Nothing is to be altered. Print each record in full.
EXERCISE DATA Start Marker
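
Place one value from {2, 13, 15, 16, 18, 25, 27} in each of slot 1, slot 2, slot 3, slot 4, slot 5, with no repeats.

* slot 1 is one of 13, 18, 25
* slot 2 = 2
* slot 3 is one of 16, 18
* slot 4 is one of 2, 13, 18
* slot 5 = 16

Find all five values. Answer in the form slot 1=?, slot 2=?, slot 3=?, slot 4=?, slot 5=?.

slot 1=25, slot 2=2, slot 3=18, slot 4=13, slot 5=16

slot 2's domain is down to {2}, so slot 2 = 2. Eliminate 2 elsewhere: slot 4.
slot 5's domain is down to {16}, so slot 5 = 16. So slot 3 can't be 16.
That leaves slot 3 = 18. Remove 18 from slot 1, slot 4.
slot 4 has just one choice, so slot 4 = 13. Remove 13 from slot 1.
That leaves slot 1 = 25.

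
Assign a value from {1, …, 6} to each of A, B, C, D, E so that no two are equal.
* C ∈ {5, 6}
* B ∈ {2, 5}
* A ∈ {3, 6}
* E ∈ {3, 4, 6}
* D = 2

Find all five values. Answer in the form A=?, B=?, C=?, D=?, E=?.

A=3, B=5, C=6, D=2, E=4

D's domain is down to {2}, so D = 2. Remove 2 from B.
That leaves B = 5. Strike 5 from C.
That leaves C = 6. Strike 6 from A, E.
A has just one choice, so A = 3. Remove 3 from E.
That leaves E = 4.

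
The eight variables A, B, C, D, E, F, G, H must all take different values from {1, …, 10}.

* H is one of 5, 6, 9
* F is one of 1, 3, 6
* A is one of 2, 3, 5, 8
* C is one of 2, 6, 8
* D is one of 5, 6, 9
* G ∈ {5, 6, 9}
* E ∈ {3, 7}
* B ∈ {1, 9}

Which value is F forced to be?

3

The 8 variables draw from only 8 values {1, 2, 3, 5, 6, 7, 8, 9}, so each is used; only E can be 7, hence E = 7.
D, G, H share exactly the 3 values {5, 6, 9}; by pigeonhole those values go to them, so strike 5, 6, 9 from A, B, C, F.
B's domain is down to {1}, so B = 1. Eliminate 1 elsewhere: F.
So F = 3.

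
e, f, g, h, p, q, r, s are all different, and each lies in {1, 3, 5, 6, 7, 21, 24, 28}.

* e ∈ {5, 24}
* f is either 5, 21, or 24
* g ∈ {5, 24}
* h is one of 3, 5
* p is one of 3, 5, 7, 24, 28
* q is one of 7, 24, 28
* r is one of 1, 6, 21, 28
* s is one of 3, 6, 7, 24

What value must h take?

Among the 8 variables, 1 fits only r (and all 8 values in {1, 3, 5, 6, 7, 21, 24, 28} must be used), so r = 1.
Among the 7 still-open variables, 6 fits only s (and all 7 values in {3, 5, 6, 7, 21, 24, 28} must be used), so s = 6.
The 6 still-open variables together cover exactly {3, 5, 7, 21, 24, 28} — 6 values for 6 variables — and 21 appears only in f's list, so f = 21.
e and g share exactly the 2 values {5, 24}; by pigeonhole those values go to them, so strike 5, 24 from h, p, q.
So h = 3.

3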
EXERCISE DATA End Marker
_RESPONSE TO THIS TASK_:
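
Place one value from {2, 13, 15, 16, 18, 25, 27} in each of slot 1, slot 2, slot 3, slot 4, slot 5, with no repeats.

* slot 1 is one of 13, 18, 25
* slot 2 = 2
* slot 3 is one of 16, 18
* slot 4 is one of 2, 13, 18
* slot 5 = 16

Find all five values. Answer in the form slot 1=?, slot 2=?, slot 3=?, slot 4=?, slot 5=?.

slot 1=25, slot 2=2, slot 3=18, slot 4=13, slot 5=16

slot 2's domain is down to {2}, so slot 2 = 2. Eliminate 2 elsewhere: slot 4.
slot 5's domain is down to {16}, so slot 5 = 16. So slot 3 can't be 16.
That leaves slot 3 = 18. Remove 18 from slot 1, slot 4.
slot 4 has just one choice, so slot 4 = 13. Remove 13 from slot 1.
That leaves slot 1 = 25.

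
Assign a value from {1, …, 6} to each of A, B, C, D, E so that no two are equal.
* C ∈ {5, 6}
* B ∈ {2, 5}
* A ∈ {3, 6}
* E ∈ {3, 4, 6}
* D = 2

Find all five values. Answer in the form A=?, B=?, C=?, D=?, E=?.

A=3, B=5, C=6, D=2, E=4

D's domain is down to {2}, so D = 2. Remove 2 from B.
That leaves B = 5. Strike 5 from C.
That leaves C = 6. Strike 6 from A, E.
A has just one choice, so A = 3. Remove 3 from E.
That leaves E = 4.

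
The eight variables A, B, C, D, E, F, G, H must all take different values from {1, …, 10}.

* H is one of 5, 6, 9
* F is one of 1, 3, 6
* A is one of 2, 3, 5, 8
* C is one of 2, 6, 8
* D is one of 5, 6, 9
* G ∈ {5, 6, 9}
* E ∈ {3, 7}
* B ∈ {1, 9}

Which value is F forced to be?

3

The 8 variables draw from only 8 values {1, 2, 3, 5, 6, 7, 8, 9}, so each is used; only E can be 7, hence E = 7.
D, G, H share exactly the 3 values {5, 6, 9}; by pigeonhole those values go to them, so strike 5, 6, 9 from A, B, C, F.
B's domain is down to {1}, so B = 1. Eliminate 1 elsewhere: F.
So F = 3.

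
e, f, g, h, p, q, r, s are all different, and each lies in {1, 3, 5, 6, 7, 21, 24, 28}.

* e ∈ {5, 24}
* f is either 5, 21, or 24
* g ∈ {5, 24}
* h is one of 3, 5
* p is one of 3, 5, 7, 24, 28
* q is one of 7, 24, 28
* r is one of 1, 6, 21, 28
* s is one of 3, 6, 7, 24

What value must h take?

Among the 8 variables, 1 fits only r (and all 8 values in {1, 3, 5, 6, 7, 21, 24, 28} must be used), so r = 1.
Among the 7 still-open variables, 6 fits only s (and all 7 values in {3, 5, 6, 7, 21, 24, 28} must be used), so s = 6.
The 6 still-open variables together cover exactly {3, 5, 7, 21, 24, 28} — 6 values for 6 variables — and 21 appears only in f's list, so f = 21.
e and g share exactly the 2 values {5, 24}; by pigeonhole those values go to them, so strike 5, 24 from h, p, q.
So h = 3.

3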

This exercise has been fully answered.